Source data: Begin

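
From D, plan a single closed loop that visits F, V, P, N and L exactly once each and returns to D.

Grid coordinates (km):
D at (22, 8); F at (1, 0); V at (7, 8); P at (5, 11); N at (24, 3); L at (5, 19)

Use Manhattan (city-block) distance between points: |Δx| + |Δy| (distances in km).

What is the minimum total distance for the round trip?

D - F - V - P - N - L - D: 29+14+5+27+35+28 = 138
D - F - V - P - L - N - D: 29+14+5+8+35+7 = 98
D - F - V - N - P - L - D: 29+14+22+27+8+28 = 128
D - F - V - N - L - P - D: 29+14+22+35+8+20 = 128
D - F - V - L - P - N - D: 29+14+13+8+27+7 = 98
D - F - V - L - N - P - D: 29+14+13+35+27+20 = 138
D - F - P - V - N - L - D: 29+15+5+22+35+28 = 134
D - F - P - V - L - N - D: 29+15+5+13+35+7 = 104
D - F - P - N - V - L - D: 29+15+27+22+13+28 = 134
D - F - P - N - L - V - D: 29+15+27+35+13+15 = 134
D - F - P - L - V - N - D: 29+15+8+13+22+7 = 94
D - F - P - L - N - V - D: 29+15+8+35+22+15 = 124
D - F - N - V - P - L - D: 29+26+22+5+8+28 = 118
D - F - N - V - L - P - D: 29+26+22+13+8+20 = 118
… (46 more)
D - V - P - L - F - N - D: 15+5+8+23+26+7 = 84  ← best
The minimum is 84.
One optimal route: D → V → P → L → F → N → D (or its reverse).

84 km — the shortest possible round trip.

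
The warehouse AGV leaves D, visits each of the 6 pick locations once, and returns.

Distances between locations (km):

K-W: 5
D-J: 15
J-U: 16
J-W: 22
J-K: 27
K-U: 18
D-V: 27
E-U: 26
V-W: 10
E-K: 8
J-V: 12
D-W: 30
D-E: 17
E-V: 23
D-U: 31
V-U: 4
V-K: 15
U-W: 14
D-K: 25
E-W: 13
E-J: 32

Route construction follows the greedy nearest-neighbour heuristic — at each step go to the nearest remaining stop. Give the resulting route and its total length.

From D: distances to unvisited — J=15, E=17, K=25, V=27, W=30, U=31. Nearest is J (15).
From J: distances to unvisited — V=12, U=16, W=22, K=27, E=32. Nearest is V (12).
From V: distances to unvisited — U=4, W=10, K=15, E=23. Nearest is U (4).
From U: distances to unvisited — W=14, K=18, E=26. Nearest is W (14).
From W: distances to unvisited — K=5, E=13. Nearest is K (5).
From K: distances to unvisited — E=8. Nearest is E (8).
Return E→D: 17.
Total = 15 + 12 + 4 + 14 + 5 + 8 + 17 = 75.

Nearest-neighbour total = 75 km; route D → J → V → U → W → K → E → D.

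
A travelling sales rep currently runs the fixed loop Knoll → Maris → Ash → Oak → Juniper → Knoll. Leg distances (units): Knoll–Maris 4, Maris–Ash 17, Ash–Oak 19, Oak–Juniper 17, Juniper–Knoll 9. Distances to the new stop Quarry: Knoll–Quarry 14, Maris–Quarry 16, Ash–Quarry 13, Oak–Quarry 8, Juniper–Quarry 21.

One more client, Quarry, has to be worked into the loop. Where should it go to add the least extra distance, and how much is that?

Insertion cost between consecutive stops i–j is d(i,Quarry) + d(Quarry,j) − d(i,j):
  between Knoll and Maris: 14 + 16 − 4 = 26
  between Maris and Ash: 16 + 13 − 17 = 12
  between Ash and Oak: 13 + 8 − 19 = 2
  between Oak and Juniper: 8 + 21 − 17 = 12
  between Juniper and Knoll: 21 + 14 − 9 = 26
Cheapest insertion is between Ash and Oak, adding 2.
New total = 66 + 2 = 68.

+2 — insert Quarry between Ash and Oak.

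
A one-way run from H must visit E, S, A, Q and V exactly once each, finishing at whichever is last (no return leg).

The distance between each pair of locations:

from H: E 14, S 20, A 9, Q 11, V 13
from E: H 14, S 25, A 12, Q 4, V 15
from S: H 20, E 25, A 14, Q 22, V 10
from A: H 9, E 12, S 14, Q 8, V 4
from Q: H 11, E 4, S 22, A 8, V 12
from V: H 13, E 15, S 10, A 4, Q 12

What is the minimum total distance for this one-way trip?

There are 5! = 120 possible orderings.
H→E→S→A→Q→V: 14+25+14+8+12 = 73
H→E→S→A→V→Q: 14+25+14+4+12 = 69
H→E→S→Q→A→V: 14+25+22+8+4 = 73
H→E→S→Q→V→A: 14+25+22+12+4 = 77
H→E→S→V→A→Q: 14+25+10+4+8 = 61
H→E→S→V→Q→A: 14+25+10+12+8 = 69
H→E→A→S→Q→V: 14+12+14+22+12 = 74
H→E→A→S→V→Q: 14+12+14+10+12 = 62
H→E→A→Q→S→V: 14+12+8+22+10 = 66
H→E→A→Q→V→S: 14+12+8+12+10 = 56
H→E→A→V→S→Q: 14+12+4+10+22 = 62
H→E→A→V→Q→S: 14+12+4+12+22 = 64
H→E→Q→S→A→V: 14+4+22+14+4 = 58
H→E→Q→S→V→A: 14+4+22+10+4 = 54
… (106 more)
H→E→Q→A→V→S: 14+4+8+4+10 = 40  ← best
The minimum is 40.
One shortest path: H → E → Q → A → V → S.

40 — the minimum one-way total.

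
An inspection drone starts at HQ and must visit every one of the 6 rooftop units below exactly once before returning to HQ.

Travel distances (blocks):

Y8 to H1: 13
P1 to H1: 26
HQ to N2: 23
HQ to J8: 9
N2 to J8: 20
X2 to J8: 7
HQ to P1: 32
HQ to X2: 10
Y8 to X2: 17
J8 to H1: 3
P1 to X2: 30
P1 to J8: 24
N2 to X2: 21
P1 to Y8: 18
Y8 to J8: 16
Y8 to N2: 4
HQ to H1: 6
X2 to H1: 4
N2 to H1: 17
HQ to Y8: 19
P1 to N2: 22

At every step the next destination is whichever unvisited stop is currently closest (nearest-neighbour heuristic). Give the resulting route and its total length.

At HQ the remaining stops are H1 6, J8 9, X2 10, Y8 19, N2 23, P1 32; go to H1.
At H1 the remaining stops are J8 3, X2 4, Y8 13, N2 17, P1 26; go to J8.
At J8 the remaining stops are X2 7, Y8 16, N2 20, P1 24; go to X2.
At X2 the remaining stops are Y8 17, N2 21, P1 30; go to Y8.
At Y8 the remaining stops are N2 4, P1 18; go to N2.
At N2 the remaining stops are P1 22; go to P1.
Return P1→HQ: 32.
Total = 6 + 3 + 7 + 17 + 4 + 22 + 32 = 91.

Total distance 91 blocks via the nearest-neighbour route HQ → H1 → J8 → X2 → Y8 → N2 → P1 → HQ.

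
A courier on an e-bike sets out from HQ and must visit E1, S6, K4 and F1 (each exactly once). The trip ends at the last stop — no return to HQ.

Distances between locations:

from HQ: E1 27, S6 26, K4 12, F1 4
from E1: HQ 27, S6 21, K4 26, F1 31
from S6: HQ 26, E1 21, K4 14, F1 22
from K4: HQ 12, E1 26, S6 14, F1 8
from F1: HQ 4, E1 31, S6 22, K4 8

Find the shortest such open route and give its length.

There are 4! = 24 possible orderings.
HQ → E1 → S6 → K4 → F1: 27+21+14+8 = 70
HQ → E1 → S6 → F1 → K4: 27+21+22+8 = 78
HQ → E1 → K4 → S6 → F1: 27+26+14+22 = 89
HQ → E1 → K4 → F1 → S6: 27+26+8+22 = 83
HQ → E1 → F1 → S6 → K4: 27+31+22+14 = 94
HQ → E1 → F1 → K4 → S6: 27+31+8+14 = 80
HQ → S6 → E1 → K4 → F1: 26+21+26+8 = 81
HQ → S6 → E1 → F1 → K4: 26+21+31+8 = 86
HQ → S6 → K4 → E1 → F1: 26+14+26+31 = 97
HQ → S6 → K4 → F1 → E1: 26+14+8+31 = 79
HQ → S6 → F1 → E1 → K4: 26+22+31+26 = 105
HQ → S6 → F1 → K4 → E1: 26+22+8+26 = 82
HQ → K4 → E1 → S6 → F1: 12+26+21+22 = 81
HQ → K4 → E1 → F1 → S6: 12+26+31+22 = 91
… (10 more)
HQ → F1 → K4 → S6 → E1: 4+8+14+21 = 47  ← best
The minimum is 47.
One shortest path: HQ → F1 → K4 → S6 → E1.

47 — the minimum one-way total.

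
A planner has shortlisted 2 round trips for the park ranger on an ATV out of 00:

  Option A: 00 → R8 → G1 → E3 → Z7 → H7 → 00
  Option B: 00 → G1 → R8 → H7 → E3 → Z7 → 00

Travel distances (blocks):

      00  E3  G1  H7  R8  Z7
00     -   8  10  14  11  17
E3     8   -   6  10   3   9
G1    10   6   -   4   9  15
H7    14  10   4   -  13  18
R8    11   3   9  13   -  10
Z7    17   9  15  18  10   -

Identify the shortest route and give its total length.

Shortest is Option A, total 67 blocks.

Option A: 11 + 9 + 6 + 9 + 18 + 14 = 67
Option B: 10 + 9 + 13 + 10 + 9 + 17 = 68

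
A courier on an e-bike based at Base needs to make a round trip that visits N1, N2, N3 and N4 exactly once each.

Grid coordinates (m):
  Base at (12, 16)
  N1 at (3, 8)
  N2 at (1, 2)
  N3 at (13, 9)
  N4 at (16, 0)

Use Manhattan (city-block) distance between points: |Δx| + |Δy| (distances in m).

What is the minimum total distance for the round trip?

62 m — the shortest possible round trip.

Base - N1 - N2 - N3 - N4 - Base: 17+8+19+12+20 = 76
Base - N1 - N2 - N4 - N3 - Base: 17+8+17+12+8 = 62
Base - N1 - N3 - N2 - N4 - Base: 17+11+19+17+20 = 84
Base - N1 - N3 - N4 - N2 - Base: 17+11+12+17+25 = 82
Base - N1 - N4 - N2 - N3 - Base: 17+21+17+19+8 = 82
Base - N1 - N4 - N3 - N2 - Base: 17+21+12+19+25 = 94
Base - N2 - N1 - N3 - N4 - Base: 25+8+11+12+20 = 76
Base - N2 - N1 - N4 - N3 - Base: 25+8+21+12+8 = 74
Base - N2 - N3 - N1 - N4 - Base: 25+19+11+21+20 = 96
Base - N2 - N4 - N1 - N3 - Base: 25+17+21+11+8 = 82
Base - N3 - N1 - N2 - N4 - Base: 8+11+8+17+20 = 64
Base - N3 - N2 - N1 - N4 - Base: 8+19+8+21+20 = 76
The minimum is 62.
One optimal route: Base → N1 → N2 → N4 → N3 → Base (or its reverse).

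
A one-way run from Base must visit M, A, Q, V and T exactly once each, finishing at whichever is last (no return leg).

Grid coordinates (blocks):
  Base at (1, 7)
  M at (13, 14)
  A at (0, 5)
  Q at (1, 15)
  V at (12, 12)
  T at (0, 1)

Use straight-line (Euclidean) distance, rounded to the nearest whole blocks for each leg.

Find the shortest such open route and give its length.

Shortest open route: 33 blocks.

There are 5! = 120 possible orderings.
Base→M→A→Q→V→T: 14+16+10+11+16 = 67
Base→M→A→Q→T→V: 14+16+10+14+16 = 70
Base→M→A→V→Q→T: 14+16+14+11+14 = 69
Base→M→A→V→T→Q: 14+16+14+16+14 = 74
Base→M→A→T→Q→V: 14+16+4+14+11 = 59
Base→M→A→T→V→Q: 14+16+4+16+11 = 61
Base→M→Q→A→V→T: 14+12+10+14+16 = 66
Base→M→Q→A→T→V: 14+12+10+4+16 = 56
Base→M→Q→V→A→T: 14+12+11+14+4 = 55
Base→M→Q→V→T→A: 14+12+11+16+4 = 57
Base→M→Q→T→A→V: 14+12+14+4+14 = 58
Base→M→Q→T→V→A: 14+12+14+16+14 = 70
Base→M→V→A→Q→T: 14+2+14+10+14 = 54
Base→M→V→A→T→Q: 14+2+14+4+14 = 48
… (106 more)
Base→A→T→Q→V→M: 2+4+14+11+2 = 33  ← best
The minimum is 33.
One shortest path: Base → A → T → Q → V → M.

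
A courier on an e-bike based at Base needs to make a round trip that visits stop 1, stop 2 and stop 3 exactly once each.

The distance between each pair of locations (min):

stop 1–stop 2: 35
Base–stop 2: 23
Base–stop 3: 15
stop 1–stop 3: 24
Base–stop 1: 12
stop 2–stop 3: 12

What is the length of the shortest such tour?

There are 3 distinct closed tours to check (reversals are equivalent).
Base-stop 1-stop 2-stop 3-Base: 12+35+12+15 = 74
Base-stop 1-stop 3-stop 2-Base: 12+24+12+23 = 71
Base-stop 2-stop 1-stop 3-Base: 23+35+24+15 = 97
The minimum is 71.
One optimal route: Base → stop 1 → stop 3 → stop 2 → Base (or its reverse).

Minimum total distance: 71 min.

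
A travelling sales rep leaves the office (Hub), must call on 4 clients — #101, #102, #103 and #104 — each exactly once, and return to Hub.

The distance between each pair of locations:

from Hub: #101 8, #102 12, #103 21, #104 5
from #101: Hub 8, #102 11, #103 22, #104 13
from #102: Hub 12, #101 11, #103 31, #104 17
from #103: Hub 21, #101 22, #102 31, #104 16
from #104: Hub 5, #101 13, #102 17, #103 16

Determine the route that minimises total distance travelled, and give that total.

There are 12 distinct closed tours to check (reversals are equivalent).
Hub→#101→#102→#103→#104→Hub: 8+11+31+16+5 = 71
Hub→#101→#102→#104→#103→Hub: 8+11+17+16+21 = 73
Hub→#101→#103→#102→#104→Hub: 8+22+31+17+5 = 83
Hub→#101→#103→#104→#102→Hub: 8+22+16+17+12 = 75
Hub→#101→#104→#102→#103→Hub: 8+13+17+31+21 = 90
Hub→#101→#104→#103→#102→Hub: 8+13+16+31+12 = 80
Hub→#102→#101→#103→#104→Hub: 12+11+22+16+5 = 66
Hub→#102→#101→#104→#103→Hub: 12+11+13+16+21 = 73
Hub→#102→#103→#101→#104→Hub: 12+31+22+13+5 = 83
Hub→#102→#104→#101→#103→Hub: 12+17+13+22+21 = 85
Hub→#103→#101→#102→#104→Hub: 21+22+11+17+5 = 76
Hub→#103→#102→#101→#104→Hub: 21+31+11+13+5 = 81
The minimum is 66.
One optimal route: Hub → #102 → #101 → #103 → #104 → Hub (or its reverse).

Minimum total distance: 66.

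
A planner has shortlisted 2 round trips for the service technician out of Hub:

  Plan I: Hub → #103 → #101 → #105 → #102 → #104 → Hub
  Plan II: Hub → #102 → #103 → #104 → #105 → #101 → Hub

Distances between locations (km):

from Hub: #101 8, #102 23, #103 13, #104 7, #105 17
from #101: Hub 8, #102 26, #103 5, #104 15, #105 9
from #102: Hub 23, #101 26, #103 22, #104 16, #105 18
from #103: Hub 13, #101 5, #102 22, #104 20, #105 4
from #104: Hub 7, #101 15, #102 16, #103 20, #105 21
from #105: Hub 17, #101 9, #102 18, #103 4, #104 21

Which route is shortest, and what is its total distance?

Plan I: 13 + 5 + 9 + 18 + 16 + 7 = 68
Plan II: 23 + 22 + 20 + 21 + 9 + 8 = 103

68 km — Plan I is the shortest.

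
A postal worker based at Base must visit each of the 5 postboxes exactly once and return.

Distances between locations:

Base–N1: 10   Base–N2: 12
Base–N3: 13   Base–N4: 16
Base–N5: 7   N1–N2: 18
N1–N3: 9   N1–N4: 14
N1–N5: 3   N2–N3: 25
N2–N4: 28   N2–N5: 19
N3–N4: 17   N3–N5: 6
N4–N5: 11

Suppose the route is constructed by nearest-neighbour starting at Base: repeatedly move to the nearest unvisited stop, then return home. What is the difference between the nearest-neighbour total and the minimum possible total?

4 longer than the optimal tour.

Base: N5=7, N1=10, N2=12, N3=13, N4=16 ⇒ N5
N5: N1=3, N3=6, N4=11, N2=19 ⇒ N1
N1: N3=9, N4=14, N2=18 ⇒ N3
N3: N4=17, N2=25 ⇒ N4
N4: N2=28 ⇒ N2
NN route Base → N5 → N1 → N3 → N4 → N2 → Base costs 76.
Optimal: Base → N2 → N1 → N3 → N5 → N4 → Base costs 72 (by enumerating all 60 distinct tours).
Excess = 76 − 72 = 4.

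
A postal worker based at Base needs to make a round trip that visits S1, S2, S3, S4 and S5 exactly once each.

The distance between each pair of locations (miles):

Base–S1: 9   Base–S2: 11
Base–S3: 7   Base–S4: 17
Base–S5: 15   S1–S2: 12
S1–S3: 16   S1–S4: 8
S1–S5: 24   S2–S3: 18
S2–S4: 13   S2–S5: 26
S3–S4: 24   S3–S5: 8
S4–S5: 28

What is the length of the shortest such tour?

Minimum total distance: 71 miles.

With 5 stops there are 5!/2 = 60 distinct round trips (a route and its reverse cost the same).
Base - S1 - S2 - S3 - S4 - S5 - Base: 9+12+18+24+28+15 = 106
Base - S1 - S2 - S3 - S5 - S4 - Base: 9+12+18+8+28+17 = 92
Base - S1 - S2 - S4 - S3 - S5 - Base: 9+12+13+24+8+15 = 81
Base - S1 - S2 - S4 - S5 - S3 - Base: 9+12+13+28+8+7 = 77
Base - S1 - S2 - S5 - S3 - S4 - Base: 9+12+26+8+24+17 = 96
Base - S1 - S2 - S5 - S4 - S3 - Base: 9+12+26+28+24+7 = 106
Base - S1 - S3 - S2 - S4 - S5 - Base: 9+16+18+13+28+15 = 99
Base - S1 - S3 - S2 - S5 - S4 - Base: 9+16+18+26+28+17 = 114
Base - S1 - S3 - S4 - S2 - S5 - Base: 9+16+24+13+26+15 = 103
Base - S1 - S3 - S4 - S5 - S2 - Base: 9+16+24+28+26+11 = 114
Base - S1 - S3 - S5 - S2 - S4 - Base: 9+16+8+26+13+17 = 89
Base - S1 - S3 - S5 - S4 - S2 - Base: 9+16+8+28+13+11 = 85
Base - S1 - S4 - S2 - S3 - S5 - Base: 9+8+13+18+8+15 = 71
Base - S1 - S4 - S2 - S5 - S3 - Base: 9+8+13+26+8+7 = 71
… (46 more)
The minimum is 71.
One optimal route: Base → S1 → S4 → S2 → S3 → S5 → Base (or its reverse).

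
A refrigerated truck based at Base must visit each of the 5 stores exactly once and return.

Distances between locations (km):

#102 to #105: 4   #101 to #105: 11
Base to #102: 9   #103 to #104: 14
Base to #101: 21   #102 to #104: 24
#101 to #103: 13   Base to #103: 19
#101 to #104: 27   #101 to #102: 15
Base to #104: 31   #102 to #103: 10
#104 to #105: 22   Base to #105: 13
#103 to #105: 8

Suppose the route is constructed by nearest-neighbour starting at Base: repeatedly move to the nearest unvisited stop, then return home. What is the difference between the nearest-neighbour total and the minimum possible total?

10 km longer than the optimal tour.

Base: #102=9, #105=13, #103=19, #101=21, #104=31 ⇒ #102
#102: #105=4, #103=10, #101=15, #104=24 ⇒ #105
#105: #103=8, #101=11, #104=22 ⇒ #103
#103: #101=13, #104=14 ⇒ #101
#101: #104=27 ⇒ #104
NN route Base → #102 → #105 → #103 → #101 → #104 → Base costs 92.
Optimal: Base → #102 → #105 → #101 → #103 → #104 → Base costs 82 (by enumerating all 60 distinct tours).
Excess = 92 − 82 = 10.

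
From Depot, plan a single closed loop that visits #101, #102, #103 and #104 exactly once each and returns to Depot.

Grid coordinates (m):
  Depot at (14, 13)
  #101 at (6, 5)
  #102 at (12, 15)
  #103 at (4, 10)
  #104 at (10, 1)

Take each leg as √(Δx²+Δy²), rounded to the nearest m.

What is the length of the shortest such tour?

With 4 stops there are 4!/2 = 12 distinct round trips (a route and its reverse cost the same).
Depot → #101 → #102 → #103 → #104 → Depot: 11+12+9+11+13 = 56
Depot → #101 → #102 → #104 → #103 → Depot: 11+12+14+11+10 = 58
Depot → #101 → #103 → #102 → #104 → Depot: 11+5+9+14+13 = 52
Depot → #101 → #103 → #104 → #102 → Depot: 11+5+11+14+3 = 44
Depot → #101 → #104 → #102 → #103 → Depot: 11+6+14+9+10 = 50
Depot → #101 → #104 → #103 → #102 → Depot: 11+6+11+9+3 = 40
Depot → #102 → #101 → #103 → #104 → Depot: 3+12+5+11+13 = 44
Depot → #102 → #101 → #104 → #103 → Depot: 3+12+6+11+10 = 42
Depot → #102 → #103 → #101 → #104 → Depot: 3+9+5+6+13 = 36
Depot → #102 → #104 → #101 → #103 → Depot: 3+14+6+5+10 = 38
Depot → #103 → #101 → #102 → #104 → Depot: 10+5+12+14+13 = 54
Depot → #103 → #102 → #101 → #104 → Depot: 10+9+12+6+13 = 50
The minimum is 36.
One optimal route: Depot → #102 → #103 → #101 → #104 → Depot (or its reverse).

Minimum total distance: 36 m.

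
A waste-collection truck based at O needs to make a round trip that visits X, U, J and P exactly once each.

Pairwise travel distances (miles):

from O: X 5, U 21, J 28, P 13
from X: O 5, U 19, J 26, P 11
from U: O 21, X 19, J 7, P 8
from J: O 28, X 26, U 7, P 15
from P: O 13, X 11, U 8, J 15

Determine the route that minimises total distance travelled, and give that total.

Shortest round trip = 59 miles.

There are 12 distinct closed tours to check (reversals are equivalent).
O → X → U → J → P → O: 5+19+7+15+13 = 59
O → X → U → P → J → O: 5+19+8+15+28 = 75
O → X → J → U → P → O: 5+26+7+8+13 = 59
O → X → J → P → U → O: 5+26+15+8+21 = 75
O → X → P → U → J → O: 5+11+8+7+28 = 59
O → X → P → J → U → O: 5+11+15+7+21 = 59
O → U → X → J → P → O: 21+19+26+15+13 = 94
O → U → X → P → J → O: 21+19+11+15+28 = 94
O → U → J → X → P → O: 21+7+26+11+13 = 78
O → U → P → X → J → O: 21+8+11+26+28 = 94
O → J → X → U → P → O: 28+26+19+8+13 = 94
O → J → U → X → P → O: 28+7+19+11+13 = 78
The minimum is 59.
One optimal route: O → X → U → J → P → O (or its reverse).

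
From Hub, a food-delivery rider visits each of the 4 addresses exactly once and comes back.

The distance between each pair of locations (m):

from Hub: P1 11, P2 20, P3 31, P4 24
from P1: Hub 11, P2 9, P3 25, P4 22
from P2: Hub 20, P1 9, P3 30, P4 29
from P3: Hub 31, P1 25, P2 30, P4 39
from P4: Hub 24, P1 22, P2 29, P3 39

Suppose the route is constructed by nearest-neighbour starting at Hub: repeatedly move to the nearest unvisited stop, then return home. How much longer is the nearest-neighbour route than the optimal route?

Hub: P1=11, P2=20, P4=24, P3=31 ⇒ P1
P1: P2=9, P4=22, P3=25 ⇒ P2
P2: P4=29, P3=30 ⇒ P4
P4: P3=39 ⇒ P3
NN route Hub → P1 → P2 → P4 → P3 → Hub costs 119.
Optimal: Hub → P1 → P2 → P3 → P4 → Hub costs 113 (by enumerating all 12 distinct tours).
Excess = 119 − 113 = 6.

Excess over optimum: 6 m.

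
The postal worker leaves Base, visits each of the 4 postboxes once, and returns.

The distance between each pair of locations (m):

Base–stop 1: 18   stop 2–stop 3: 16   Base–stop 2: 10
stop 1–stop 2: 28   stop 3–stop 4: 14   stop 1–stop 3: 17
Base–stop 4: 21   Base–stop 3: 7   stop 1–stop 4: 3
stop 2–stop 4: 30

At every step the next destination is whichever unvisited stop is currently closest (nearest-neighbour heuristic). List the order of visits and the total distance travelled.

Total distance 62 m via the nearest-neighbour route Base → stop 3 → stop 4 → stop 1 → stop 2 → Base.

At Base the remaining stops are stop 3 7, stop 2 10, stop 1 18, stop 4 21; go to stop 3.
At stop 3 the remaining stops are stop 4 14, stop 2 16, stop 1 17; go to stop 4.
At stop 4 the remaining stops are stop 1 3, stop 2 30; go to stop 1.
At stop 1 the remaining stops are stop 2 28; go to stop 2.
Return stop 2→Base: 10.
Total = 7 + 14 + 3 + 28 + 10 = 62.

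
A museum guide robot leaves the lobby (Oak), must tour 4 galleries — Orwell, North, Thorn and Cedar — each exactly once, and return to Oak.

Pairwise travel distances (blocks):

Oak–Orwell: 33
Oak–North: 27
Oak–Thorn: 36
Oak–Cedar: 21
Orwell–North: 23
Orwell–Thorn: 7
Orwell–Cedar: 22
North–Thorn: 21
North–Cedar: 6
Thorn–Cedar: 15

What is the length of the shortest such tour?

With 4 stops there are 4!/2 = 12 distinct round trips (a route and its reverse cost the same).
Oak → Orwell → North → Thorn → Cedar → Oak: 33+23+21+15+21 = 113
Oak → Orwell → North → Cedar → Thorn → Oak: 33+23+6+15+36 = 113
Oak → Orwell → Thorn → North → Cedar → Oak: 33+7+21+6+21 = 88
Oak → Orwell → Thorn → Cedar → North → Oak: 33+7+15+6+27 = 88
Oak → Orwell → Cedar → North → Thorn → Oak: 33+22+6+21+36 = 118
Oak → Orwell → Cedar → Thorn → North → Oak: 33+22+15+21+27 = 118
Oak → North → Orwell → Thorn → Cedar → Oak: 27+23+7+15+21 = 93
Oak → North → Orwell → Cedar → Thorn → Oak: 27+23+22+15+36 = 123
Oak → North → Thorn → Orwell → Cedar → Oak: 27+21+7+22+21 = 98
Oak → North → Cedar → Orwell → Thorn → Oak: 27+6+22+7+36 = 98
Oak → Thorn → Orwell → North → Cedar → Oak: 36+7+23+6+21 = 93
Oak → Thorn → North → Orwell → Cedar → Oak: 36+21+23+22+21 = 123
The minimum is 88.
One optimal route: Oak → Orwell → Thorn → North → Cedar → Oak (or its reverse).

Shortest round trip = 88 blocks.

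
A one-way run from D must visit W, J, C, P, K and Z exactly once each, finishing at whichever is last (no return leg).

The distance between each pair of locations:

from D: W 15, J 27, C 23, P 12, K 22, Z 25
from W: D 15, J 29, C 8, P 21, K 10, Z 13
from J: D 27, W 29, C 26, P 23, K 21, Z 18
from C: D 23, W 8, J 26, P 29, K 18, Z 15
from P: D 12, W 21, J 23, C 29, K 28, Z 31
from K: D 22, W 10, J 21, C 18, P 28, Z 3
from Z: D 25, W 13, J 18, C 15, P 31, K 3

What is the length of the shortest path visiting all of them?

There are 6! = 720 possible orderings.
D → W → J → C → P → K → Z: 15+29+26+29+28+3 = 130
D → W → J → C → P → Z → K: 15+29+26+29+31+3 = 133
D → W → J → C → K → P → Z: 15+29+26+18+28+31 = 147
D → W → J → C → K → Z → P: 15+29+26+18+3+31 = 122
D → W → J → C → Z → P → K: 15+29+26+15+31+28 = 144
D → W → J → C → Z → K → P: 15+29+26+15+3+28 = 116
D → W → J → P → C → K → Z: 15+29+23+29+18+3 = 117
D → W → J → P → C → Z → K: 15+29+23+29+15+3 = 114
… (712 more)
D → P → J → Z → K → W → C: 12+23+18+3+10+8 = 74  ← best
The minimum is 74.
One shortest path: D → P → J → Z → K → W → C.

74 — the minimum one-way total.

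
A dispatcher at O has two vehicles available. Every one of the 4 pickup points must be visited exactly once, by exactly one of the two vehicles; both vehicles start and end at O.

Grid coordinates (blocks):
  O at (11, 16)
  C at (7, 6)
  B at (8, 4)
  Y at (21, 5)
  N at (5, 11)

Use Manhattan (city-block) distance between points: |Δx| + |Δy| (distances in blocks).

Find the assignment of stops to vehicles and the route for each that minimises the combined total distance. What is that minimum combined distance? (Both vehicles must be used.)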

Source data: End

## Instructions for the task
From the listing above, repeat exactly the lines starting at the line that includes "stop 1–stop 3: 24" and ending at the line that includes "A travelling sales rep leaves", with nothing outside that span.

## Response area
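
stop 1–stop 3: 24
Base–stop 1: 12
stop 2–stop 3: 12

What is the length of the shortest such tour?

There are 3 distinct closed tours to check (reversals are equivalent).
Base-stop 1-stop 2-stop 3-Base: 12+35+12+15 = 74
Base-stop 1-stop 3-stop 2-Base: 12+24+12+23 = 71
Base-stop 2-stop 1-stop 3-Base: 23+35+24+15 = 97
The minimum is 71.
One optimal route: Base → stop 1 → stop 3 → stop 2 → Base (or its reverse).

Minimum total distance: 71 min.

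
A travelling sales rep leaves the office (Hub), must call on 4 clients — #101, #102, #103 and #104 — each exactly once, and return to Hub.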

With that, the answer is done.